> [Records from a dataset]
▬▬▬▬▬▬
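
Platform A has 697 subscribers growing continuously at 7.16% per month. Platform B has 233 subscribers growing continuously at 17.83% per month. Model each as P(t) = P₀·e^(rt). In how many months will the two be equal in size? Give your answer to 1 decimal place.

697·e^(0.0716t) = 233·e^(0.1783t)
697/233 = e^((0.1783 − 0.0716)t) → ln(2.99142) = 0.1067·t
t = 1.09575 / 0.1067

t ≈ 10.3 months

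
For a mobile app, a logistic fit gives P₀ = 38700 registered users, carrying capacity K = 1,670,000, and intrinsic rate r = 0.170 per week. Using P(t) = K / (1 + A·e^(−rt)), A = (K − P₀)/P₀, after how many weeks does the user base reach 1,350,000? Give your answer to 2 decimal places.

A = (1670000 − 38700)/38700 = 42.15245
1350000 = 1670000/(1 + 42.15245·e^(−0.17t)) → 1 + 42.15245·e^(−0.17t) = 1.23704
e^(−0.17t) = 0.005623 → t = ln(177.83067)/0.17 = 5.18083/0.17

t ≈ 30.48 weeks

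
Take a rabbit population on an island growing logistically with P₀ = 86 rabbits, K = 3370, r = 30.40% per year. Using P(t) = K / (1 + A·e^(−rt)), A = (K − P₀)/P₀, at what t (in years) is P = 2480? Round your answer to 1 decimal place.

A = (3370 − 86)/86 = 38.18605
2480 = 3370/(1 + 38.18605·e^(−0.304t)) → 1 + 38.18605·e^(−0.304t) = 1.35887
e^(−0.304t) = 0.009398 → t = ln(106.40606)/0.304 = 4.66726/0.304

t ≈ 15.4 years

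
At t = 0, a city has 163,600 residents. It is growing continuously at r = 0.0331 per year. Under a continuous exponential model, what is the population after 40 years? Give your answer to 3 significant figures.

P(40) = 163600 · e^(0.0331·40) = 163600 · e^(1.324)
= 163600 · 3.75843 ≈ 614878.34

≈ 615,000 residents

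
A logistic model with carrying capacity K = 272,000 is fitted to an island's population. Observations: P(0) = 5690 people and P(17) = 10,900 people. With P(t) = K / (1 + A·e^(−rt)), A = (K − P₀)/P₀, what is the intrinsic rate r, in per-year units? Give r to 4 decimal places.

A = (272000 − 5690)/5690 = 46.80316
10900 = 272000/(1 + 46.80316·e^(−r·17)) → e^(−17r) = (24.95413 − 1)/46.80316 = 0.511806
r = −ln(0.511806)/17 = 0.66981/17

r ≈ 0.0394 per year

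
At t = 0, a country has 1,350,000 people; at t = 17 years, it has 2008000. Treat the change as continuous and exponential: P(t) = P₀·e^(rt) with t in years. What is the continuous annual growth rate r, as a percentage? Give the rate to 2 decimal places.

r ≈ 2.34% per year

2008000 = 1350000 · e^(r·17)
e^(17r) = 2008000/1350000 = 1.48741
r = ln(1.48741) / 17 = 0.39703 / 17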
▬▬▬▬▬▬
> [Try it]
Having read the entries, repeat them all exactly.

> [Exercise response]
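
Platform A has 697 subscribers growing continuously at 7.16% per month. Platform B has 233 subscribers growing continuously at 17.83% per month. Model each as P(t) = P₀·e^(rt). In how many months will the two be equal in size? Give your answer to 1 decimal place.

697·e^(0.0716t) = 233·e^(0.1783t)
697/233 = e^((0.1783 − 0.0716)t) → ln(2.99142) = 0.1067·t
t = 1.09575 / 0.1067

t ≈ 10.3 months

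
For a mobile app, a logistic fit gives P₀ = 38700 registered users, carrying capacity K = 1,670,000, and intrinsic rate r = 0.170 per week. Using P(t) = K / (1 + A·e^(−rt)), A = (K − P₀)/P₀, after how many weeks does the user base reach 1,350,000? Give your answer to 2 decimal places.

A = (1670000 − 38700)/38700 = 42.15245
1350000 = 1670000/(1 + 42.15245·e^(−0.17t)) → 1 + 42.15245·e^(−0.17t) = 1.23704
e^(−0.17t) = 0.005623 → t = ln(177.83067)/0.17 = 5.18083/0.17

t ≈ 30.48 weeks

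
Take a rabbit population on an island growing logistically with P₀ = 86 rabbits, K = 3370, r = 30.40% per year. Using P(t) = K / (1 + A·e^(−rt)), A = (K − P₀)/P₀, at what t (in years) is P = 2480? Round your answer to 1 decimal place.

A = (3370 − 86)/86 = 38.18605
2480 = 3370/(1 + 38.18605·e^(−0.304t)) → 1 + 38.18605·e^(−0.304t) = 1.35887
e^(−0.304t) = 0.009398 → t = ln(106.40606)/0.304 = 4.66726/0.304

t ≈ 15.4 years

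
At t = 0, a city has 163,600 residents. It is growing continuously at r = 0.0331 per year. Under a continuous exponential model, what is the population after 40 years? Give your answer to 3 significant figures.

P(40) = 163600 · e^(0.0331·40) = 163600 · e^(1.324)
= 163600 · 3.75843 ≈ 614878.34

≈ 615,000 residents

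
A logistic model with carrying capacity K = 272,000 is fitted to an island's population. Observations: P(0) = 5690 people and P(17) = 10,900 people. With P(t) = K / (1 + A·e^(−rt)), A = (K − P₀)/P₀, what is the intrinsic rate r, in per-year units? Give r to 4 decimal places.

A = (272000 − 5690)/5690 = 46.80316
10900 = 272000/(1 + 46.80316·e^(−r·17)) → e^(−17r) = (24.95413 − 1)/46.80316 = 0.511806
r = −ln(0.511806)/17 = 0.66981/17

r ≈ 0.0394 per year

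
At t = 0, a country has 1,350,000 people; at t = 17 years, it has 2008000. Treat the change as continuous and exponential: P(t) = P₀·e^(rt) with t in years. What is the continuous annual growth rate r, as a percentage? Give the rate to 2 decimal places.

r ≈ 2.34% per year

2008000 = 1350000 · e^(r·17)
e^(17r) = 2008000/1350000 = 1.48741
r = ln(1.48741) / 17 = 0.39703 / 17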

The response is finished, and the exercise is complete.